Filter these entries, keeping only lines that hold the word "batch".

○ ○ ○ ○ ○ ○ ○

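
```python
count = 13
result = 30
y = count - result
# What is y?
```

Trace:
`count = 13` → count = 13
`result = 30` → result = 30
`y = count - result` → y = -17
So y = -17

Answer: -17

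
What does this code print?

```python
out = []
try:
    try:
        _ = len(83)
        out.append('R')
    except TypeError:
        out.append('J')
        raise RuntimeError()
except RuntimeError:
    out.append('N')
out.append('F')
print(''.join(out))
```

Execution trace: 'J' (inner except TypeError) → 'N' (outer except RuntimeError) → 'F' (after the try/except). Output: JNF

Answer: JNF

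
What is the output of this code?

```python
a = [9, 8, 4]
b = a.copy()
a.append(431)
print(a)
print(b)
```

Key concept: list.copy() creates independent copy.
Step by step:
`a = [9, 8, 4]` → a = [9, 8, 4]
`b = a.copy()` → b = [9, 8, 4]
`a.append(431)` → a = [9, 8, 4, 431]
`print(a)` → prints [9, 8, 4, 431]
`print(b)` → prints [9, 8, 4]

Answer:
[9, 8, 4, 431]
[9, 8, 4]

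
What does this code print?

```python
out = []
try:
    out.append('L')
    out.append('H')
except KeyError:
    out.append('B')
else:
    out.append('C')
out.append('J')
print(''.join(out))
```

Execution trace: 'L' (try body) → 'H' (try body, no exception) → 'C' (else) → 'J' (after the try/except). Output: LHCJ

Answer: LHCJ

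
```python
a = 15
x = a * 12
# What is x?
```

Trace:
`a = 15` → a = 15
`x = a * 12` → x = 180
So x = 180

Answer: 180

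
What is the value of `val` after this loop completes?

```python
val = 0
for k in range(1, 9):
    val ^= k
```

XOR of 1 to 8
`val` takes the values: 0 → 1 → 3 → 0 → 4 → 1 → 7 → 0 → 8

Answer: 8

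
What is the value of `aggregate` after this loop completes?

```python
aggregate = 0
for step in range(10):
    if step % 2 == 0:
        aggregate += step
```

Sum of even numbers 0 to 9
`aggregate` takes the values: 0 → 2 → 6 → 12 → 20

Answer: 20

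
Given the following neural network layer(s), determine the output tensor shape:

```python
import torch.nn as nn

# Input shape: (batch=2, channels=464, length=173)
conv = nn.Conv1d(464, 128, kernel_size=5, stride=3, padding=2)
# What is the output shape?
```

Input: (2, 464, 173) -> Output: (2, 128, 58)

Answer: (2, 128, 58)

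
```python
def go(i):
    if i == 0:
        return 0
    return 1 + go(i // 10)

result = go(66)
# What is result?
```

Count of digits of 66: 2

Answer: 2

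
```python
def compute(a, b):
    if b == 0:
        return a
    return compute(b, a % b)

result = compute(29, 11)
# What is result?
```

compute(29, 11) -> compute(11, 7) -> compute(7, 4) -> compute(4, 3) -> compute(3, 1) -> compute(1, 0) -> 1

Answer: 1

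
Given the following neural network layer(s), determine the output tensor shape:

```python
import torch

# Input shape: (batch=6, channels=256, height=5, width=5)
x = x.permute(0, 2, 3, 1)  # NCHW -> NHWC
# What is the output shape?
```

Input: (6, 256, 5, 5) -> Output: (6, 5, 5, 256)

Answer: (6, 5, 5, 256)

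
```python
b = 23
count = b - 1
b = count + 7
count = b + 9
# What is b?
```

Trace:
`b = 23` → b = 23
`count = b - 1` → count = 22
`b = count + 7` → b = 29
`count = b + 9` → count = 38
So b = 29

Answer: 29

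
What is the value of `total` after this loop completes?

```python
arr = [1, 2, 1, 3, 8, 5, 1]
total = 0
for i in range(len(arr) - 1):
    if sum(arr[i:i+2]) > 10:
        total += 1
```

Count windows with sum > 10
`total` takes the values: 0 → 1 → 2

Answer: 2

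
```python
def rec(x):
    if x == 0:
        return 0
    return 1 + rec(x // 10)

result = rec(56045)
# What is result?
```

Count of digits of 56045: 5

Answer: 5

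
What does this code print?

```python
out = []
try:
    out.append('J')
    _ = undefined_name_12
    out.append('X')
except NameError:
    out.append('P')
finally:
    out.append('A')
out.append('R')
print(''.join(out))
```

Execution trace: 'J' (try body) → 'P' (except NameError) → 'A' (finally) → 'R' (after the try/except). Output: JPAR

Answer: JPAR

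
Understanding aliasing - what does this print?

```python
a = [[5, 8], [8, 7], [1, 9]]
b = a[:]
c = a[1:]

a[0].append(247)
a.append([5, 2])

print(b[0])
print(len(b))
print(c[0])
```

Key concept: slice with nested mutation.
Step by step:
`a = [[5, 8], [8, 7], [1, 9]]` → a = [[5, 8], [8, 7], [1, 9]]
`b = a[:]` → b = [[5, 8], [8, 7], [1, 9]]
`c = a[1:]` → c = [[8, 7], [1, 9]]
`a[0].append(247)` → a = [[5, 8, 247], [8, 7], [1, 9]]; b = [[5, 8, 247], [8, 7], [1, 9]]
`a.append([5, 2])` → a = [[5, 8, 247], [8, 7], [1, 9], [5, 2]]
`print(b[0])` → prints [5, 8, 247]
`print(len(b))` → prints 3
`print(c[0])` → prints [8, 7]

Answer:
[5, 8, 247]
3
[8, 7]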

○ ○ ○ ○ ○ ○ ○

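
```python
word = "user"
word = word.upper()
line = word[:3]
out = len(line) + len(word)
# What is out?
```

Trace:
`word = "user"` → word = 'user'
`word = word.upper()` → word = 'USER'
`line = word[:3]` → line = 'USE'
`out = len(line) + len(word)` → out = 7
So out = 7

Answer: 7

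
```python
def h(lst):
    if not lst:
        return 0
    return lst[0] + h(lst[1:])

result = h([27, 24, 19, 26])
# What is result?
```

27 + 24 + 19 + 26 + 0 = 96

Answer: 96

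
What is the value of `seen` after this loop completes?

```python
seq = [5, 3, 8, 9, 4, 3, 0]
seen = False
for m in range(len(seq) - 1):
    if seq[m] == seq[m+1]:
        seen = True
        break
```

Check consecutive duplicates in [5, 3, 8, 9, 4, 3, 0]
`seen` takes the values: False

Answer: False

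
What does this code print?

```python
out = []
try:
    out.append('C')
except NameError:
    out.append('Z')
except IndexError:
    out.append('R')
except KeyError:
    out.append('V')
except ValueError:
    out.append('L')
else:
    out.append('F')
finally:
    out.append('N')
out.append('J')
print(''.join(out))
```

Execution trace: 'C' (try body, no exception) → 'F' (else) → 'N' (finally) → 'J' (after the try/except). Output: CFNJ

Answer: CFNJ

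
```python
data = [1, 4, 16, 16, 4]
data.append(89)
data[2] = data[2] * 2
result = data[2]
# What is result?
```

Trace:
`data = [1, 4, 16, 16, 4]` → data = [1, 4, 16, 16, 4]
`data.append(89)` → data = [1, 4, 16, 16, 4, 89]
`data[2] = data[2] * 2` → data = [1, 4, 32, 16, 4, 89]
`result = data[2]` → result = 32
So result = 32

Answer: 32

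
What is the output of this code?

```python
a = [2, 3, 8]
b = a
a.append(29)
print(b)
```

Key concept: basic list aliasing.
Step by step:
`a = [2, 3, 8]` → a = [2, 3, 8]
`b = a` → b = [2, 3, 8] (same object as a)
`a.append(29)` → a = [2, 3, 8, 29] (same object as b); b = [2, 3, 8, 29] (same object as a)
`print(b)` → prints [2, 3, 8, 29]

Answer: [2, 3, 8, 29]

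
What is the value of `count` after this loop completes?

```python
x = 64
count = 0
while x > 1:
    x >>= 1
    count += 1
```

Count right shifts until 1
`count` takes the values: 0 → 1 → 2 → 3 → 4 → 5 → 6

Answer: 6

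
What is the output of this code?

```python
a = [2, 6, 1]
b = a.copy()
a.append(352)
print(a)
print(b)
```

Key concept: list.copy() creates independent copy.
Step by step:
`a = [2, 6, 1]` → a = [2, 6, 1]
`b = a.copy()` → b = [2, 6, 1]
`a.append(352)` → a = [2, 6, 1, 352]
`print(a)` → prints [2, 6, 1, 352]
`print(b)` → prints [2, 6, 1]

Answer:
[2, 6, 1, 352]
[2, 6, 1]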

○ ○ ○ ○ ○ ○ ○

### Exercise result
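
# Input shape: (batch=2, channels=464, length=173)
# Input shape: (batch=6, channels=256, height=5, width=5)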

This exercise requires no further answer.